**EXERCISE AIM**
For the entries below, repeat exactly each line starting with the one that contains "Brenlock County — Open Records Act §82.12" and going on through the one that contains "4. The agency must", and no others.

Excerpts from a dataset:
════════════════

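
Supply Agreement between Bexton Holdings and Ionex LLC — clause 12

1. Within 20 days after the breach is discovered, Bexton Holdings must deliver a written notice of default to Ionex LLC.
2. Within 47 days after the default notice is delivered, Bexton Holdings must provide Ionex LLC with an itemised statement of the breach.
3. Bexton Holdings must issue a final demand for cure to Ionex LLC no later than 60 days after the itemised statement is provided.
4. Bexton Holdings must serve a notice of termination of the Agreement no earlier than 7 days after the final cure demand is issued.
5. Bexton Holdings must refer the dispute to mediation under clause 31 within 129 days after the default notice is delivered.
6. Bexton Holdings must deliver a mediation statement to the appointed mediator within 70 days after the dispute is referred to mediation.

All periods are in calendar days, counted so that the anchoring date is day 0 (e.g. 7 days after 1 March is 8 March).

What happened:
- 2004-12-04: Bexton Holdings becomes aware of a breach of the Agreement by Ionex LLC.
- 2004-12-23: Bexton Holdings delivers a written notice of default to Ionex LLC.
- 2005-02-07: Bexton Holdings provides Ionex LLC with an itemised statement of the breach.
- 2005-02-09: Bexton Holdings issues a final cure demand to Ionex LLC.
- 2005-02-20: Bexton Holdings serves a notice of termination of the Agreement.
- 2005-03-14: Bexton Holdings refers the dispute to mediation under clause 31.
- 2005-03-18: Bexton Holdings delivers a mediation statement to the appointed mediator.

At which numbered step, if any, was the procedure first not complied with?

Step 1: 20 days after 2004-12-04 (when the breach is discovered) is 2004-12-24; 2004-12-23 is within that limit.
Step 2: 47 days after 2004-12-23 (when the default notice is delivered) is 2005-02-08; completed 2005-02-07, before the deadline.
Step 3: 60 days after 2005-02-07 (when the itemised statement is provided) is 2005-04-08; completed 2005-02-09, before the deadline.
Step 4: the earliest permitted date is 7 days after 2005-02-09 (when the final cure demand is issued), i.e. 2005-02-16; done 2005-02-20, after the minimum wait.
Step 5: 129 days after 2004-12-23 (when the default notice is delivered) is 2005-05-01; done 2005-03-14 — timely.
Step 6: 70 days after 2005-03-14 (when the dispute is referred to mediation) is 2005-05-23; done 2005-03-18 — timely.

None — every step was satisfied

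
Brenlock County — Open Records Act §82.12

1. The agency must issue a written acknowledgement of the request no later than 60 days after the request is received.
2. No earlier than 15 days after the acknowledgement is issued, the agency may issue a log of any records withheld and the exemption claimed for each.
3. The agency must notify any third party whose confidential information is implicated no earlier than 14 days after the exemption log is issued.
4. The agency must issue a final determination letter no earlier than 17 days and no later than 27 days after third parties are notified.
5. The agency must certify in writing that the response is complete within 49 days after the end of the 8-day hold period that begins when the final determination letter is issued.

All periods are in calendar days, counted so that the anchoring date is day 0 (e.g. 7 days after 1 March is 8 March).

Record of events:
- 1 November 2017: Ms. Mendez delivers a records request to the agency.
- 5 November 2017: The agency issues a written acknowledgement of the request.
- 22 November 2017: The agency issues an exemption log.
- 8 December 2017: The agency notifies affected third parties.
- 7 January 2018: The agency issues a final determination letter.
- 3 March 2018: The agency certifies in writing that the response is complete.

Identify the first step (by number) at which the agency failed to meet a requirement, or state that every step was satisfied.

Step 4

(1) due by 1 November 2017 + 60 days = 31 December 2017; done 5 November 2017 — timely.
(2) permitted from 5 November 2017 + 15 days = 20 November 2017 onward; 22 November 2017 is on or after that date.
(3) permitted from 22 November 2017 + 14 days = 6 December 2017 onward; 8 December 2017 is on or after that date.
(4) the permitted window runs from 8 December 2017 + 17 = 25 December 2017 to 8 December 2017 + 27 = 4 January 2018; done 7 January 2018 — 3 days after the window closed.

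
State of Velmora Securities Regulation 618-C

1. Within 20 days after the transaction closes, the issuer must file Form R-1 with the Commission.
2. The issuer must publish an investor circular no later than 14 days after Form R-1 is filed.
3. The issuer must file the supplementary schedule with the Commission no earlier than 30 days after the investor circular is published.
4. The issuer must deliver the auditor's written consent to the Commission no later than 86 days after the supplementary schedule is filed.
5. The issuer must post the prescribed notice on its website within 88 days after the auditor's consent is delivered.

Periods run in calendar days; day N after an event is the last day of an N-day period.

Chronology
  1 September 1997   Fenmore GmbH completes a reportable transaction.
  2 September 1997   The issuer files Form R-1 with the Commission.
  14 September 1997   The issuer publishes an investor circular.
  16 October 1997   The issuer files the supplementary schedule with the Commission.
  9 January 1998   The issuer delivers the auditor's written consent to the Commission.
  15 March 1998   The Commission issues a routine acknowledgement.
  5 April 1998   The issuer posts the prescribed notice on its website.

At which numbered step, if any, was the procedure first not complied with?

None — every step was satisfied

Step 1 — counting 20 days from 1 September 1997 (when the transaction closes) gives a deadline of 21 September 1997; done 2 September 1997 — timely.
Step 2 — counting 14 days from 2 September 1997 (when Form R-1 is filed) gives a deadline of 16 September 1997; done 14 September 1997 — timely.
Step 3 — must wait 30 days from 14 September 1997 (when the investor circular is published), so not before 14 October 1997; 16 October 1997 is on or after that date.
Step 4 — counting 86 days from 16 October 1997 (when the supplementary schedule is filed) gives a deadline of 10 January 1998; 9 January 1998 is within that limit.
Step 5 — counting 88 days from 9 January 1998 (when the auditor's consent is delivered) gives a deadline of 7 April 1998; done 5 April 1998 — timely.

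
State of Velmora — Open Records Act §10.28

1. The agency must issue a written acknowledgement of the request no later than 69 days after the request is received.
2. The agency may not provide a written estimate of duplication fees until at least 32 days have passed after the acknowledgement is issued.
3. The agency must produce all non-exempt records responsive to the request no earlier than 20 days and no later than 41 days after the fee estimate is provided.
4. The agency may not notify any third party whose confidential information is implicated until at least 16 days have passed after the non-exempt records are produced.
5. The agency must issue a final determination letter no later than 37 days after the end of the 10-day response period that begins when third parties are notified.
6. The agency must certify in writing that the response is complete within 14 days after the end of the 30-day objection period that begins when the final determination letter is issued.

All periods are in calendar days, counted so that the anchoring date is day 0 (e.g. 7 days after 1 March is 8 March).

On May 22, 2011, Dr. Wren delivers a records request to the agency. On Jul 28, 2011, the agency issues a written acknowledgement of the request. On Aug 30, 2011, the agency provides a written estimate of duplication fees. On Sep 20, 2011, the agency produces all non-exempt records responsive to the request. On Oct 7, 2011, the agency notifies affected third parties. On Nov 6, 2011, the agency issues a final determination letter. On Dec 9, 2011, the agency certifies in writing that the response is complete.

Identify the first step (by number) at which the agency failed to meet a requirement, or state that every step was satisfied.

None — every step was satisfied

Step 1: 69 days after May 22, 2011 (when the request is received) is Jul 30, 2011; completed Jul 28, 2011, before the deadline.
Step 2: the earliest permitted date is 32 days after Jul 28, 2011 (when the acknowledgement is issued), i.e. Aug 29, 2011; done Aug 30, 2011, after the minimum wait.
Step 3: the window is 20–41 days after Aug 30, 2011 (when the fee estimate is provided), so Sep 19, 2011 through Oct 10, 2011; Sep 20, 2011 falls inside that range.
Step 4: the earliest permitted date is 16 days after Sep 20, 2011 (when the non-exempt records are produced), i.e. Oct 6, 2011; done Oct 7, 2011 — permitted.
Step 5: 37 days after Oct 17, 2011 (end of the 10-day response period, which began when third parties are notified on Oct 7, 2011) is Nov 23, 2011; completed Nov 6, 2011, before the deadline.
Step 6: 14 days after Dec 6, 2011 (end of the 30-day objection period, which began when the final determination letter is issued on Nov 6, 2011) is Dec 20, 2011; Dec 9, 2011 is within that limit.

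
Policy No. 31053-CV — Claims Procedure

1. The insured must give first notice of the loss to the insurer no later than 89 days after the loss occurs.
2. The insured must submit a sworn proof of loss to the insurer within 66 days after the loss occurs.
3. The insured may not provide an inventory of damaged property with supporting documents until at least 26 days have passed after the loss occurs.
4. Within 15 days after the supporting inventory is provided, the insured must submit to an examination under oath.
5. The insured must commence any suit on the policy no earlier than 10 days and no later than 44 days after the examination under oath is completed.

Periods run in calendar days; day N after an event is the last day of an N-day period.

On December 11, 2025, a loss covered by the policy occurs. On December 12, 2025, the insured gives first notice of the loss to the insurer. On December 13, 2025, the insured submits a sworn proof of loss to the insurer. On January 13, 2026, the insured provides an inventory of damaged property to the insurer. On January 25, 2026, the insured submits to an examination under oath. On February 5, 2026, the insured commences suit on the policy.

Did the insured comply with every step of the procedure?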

════════════════

**OUTPUT FOR THIS TASK**
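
Brenlock County — Open Records Act §82.12

1. The agency must issue a written acknowledgement of the request no later than 60 days after the request is received.
2. No earlier than 15 days after the acknowledgement is issued, the agency may issue a log of any records withheld and the exemption claimed for each.
3. The agency must notify any third party whose confidential information is implicated no earlier than 14 days after the exemption log is issued.
4. The agency must issue a final determination letter no earlier than 17 days and no later than 27 days after third parties are notified.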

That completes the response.